» AVAILABLE RECORDS
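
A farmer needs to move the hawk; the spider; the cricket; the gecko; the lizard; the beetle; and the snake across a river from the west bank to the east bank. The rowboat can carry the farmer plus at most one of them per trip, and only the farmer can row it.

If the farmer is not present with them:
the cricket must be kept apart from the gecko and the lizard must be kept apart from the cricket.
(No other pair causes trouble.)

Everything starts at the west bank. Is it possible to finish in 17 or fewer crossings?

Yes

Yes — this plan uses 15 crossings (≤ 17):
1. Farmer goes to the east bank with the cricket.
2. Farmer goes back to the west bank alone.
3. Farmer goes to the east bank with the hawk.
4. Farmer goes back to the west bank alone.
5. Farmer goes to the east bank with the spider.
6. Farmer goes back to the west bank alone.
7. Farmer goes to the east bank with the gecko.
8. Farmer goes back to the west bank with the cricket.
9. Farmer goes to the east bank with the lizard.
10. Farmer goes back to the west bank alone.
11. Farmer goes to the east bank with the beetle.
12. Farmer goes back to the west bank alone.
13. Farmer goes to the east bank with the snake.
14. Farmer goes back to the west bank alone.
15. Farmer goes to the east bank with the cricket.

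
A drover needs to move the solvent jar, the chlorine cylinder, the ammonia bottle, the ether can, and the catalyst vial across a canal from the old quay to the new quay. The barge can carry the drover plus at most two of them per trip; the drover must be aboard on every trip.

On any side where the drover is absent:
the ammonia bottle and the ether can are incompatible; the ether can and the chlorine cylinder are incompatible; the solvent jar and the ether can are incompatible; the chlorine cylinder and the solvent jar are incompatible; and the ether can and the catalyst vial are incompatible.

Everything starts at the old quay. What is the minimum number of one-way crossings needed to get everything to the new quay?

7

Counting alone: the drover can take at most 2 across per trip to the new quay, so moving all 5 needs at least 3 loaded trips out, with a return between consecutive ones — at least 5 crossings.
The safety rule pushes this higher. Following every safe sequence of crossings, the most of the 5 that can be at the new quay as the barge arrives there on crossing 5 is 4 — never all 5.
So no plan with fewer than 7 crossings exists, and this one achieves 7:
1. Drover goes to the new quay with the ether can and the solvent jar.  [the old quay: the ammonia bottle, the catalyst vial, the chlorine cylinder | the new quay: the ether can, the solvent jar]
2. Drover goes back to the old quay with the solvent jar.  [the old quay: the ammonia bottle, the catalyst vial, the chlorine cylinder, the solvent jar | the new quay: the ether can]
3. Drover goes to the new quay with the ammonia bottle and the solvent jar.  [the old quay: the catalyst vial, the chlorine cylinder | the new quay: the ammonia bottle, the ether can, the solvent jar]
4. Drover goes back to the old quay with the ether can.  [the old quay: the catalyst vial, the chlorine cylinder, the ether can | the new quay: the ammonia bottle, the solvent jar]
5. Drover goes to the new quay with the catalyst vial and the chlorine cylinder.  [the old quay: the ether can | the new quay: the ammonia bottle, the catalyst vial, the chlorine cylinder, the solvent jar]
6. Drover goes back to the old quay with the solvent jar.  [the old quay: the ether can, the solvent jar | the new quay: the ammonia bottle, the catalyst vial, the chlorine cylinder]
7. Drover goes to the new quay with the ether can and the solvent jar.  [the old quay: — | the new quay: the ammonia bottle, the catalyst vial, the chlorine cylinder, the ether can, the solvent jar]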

---

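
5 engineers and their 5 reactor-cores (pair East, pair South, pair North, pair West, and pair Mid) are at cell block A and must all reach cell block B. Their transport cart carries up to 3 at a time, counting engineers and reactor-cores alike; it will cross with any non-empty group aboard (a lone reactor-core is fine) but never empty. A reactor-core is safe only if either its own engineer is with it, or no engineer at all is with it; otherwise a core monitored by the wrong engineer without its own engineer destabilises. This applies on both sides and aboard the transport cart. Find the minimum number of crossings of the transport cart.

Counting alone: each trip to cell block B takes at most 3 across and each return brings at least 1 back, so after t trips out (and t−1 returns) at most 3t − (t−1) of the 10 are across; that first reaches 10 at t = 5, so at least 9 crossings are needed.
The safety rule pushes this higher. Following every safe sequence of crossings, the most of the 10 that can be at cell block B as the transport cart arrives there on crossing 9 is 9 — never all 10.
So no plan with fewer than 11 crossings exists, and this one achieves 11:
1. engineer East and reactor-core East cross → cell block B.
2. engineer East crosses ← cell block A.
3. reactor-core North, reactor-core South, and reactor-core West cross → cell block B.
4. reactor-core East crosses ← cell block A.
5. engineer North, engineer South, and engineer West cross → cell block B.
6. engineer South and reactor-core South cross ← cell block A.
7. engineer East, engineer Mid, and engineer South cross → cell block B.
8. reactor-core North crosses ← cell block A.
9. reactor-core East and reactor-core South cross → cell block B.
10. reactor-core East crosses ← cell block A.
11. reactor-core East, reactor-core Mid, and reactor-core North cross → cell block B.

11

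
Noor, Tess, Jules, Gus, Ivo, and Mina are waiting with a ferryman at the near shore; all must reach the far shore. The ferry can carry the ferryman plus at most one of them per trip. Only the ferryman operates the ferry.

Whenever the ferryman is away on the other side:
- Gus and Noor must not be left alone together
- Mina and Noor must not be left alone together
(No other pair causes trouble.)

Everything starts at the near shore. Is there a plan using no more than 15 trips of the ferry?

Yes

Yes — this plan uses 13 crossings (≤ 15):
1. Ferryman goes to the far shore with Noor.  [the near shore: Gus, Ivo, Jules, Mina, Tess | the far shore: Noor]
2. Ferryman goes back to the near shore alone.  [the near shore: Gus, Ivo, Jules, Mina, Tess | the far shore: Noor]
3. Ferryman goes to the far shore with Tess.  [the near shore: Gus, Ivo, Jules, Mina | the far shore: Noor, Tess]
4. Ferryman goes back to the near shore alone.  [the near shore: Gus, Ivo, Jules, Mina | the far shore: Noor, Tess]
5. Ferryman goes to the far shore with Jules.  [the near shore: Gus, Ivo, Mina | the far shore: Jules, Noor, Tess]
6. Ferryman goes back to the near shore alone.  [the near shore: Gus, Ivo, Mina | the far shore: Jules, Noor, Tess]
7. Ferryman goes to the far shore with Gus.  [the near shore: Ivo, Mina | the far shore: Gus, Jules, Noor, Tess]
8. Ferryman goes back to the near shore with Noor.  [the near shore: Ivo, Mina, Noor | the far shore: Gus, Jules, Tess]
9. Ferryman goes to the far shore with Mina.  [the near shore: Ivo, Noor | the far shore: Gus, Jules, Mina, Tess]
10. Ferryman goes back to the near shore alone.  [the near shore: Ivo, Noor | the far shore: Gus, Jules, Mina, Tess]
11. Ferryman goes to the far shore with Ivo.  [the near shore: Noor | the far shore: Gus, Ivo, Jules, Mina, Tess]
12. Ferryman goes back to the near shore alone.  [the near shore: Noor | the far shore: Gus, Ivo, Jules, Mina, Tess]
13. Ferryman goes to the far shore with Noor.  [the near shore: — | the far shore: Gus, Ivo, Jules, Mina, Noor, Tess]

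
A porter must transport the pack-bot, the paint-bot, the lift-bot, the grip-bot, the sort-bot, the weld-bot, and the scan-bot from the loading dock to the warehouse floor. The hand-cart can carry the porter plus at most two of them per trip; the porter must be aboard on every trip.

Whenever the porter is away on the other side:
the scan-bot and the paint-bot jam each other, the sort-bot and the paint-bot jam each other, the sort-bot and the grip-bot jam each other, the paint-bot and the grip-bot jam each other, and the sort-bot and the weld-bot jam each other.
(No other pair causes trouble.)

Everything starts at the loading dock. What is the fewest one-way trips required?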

* * *

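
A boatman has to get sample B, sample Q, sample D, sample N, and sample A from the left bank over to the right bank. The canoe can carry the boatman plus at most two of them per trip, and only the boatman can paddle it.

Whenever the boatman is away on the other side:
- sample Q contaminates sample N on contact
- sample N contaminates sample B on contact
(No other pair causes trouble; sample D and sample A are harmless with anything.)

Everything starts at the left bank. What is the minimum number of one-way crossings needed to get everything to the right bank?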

» PROBLEM TO SOLVE
Each line of the data that includes "away" should be copied.

» SOLUTION BELOW
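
Whenever the ferryman is away on the other side:
Whenever the porter is away on the other side:
Whenever the boatman is away on the other side: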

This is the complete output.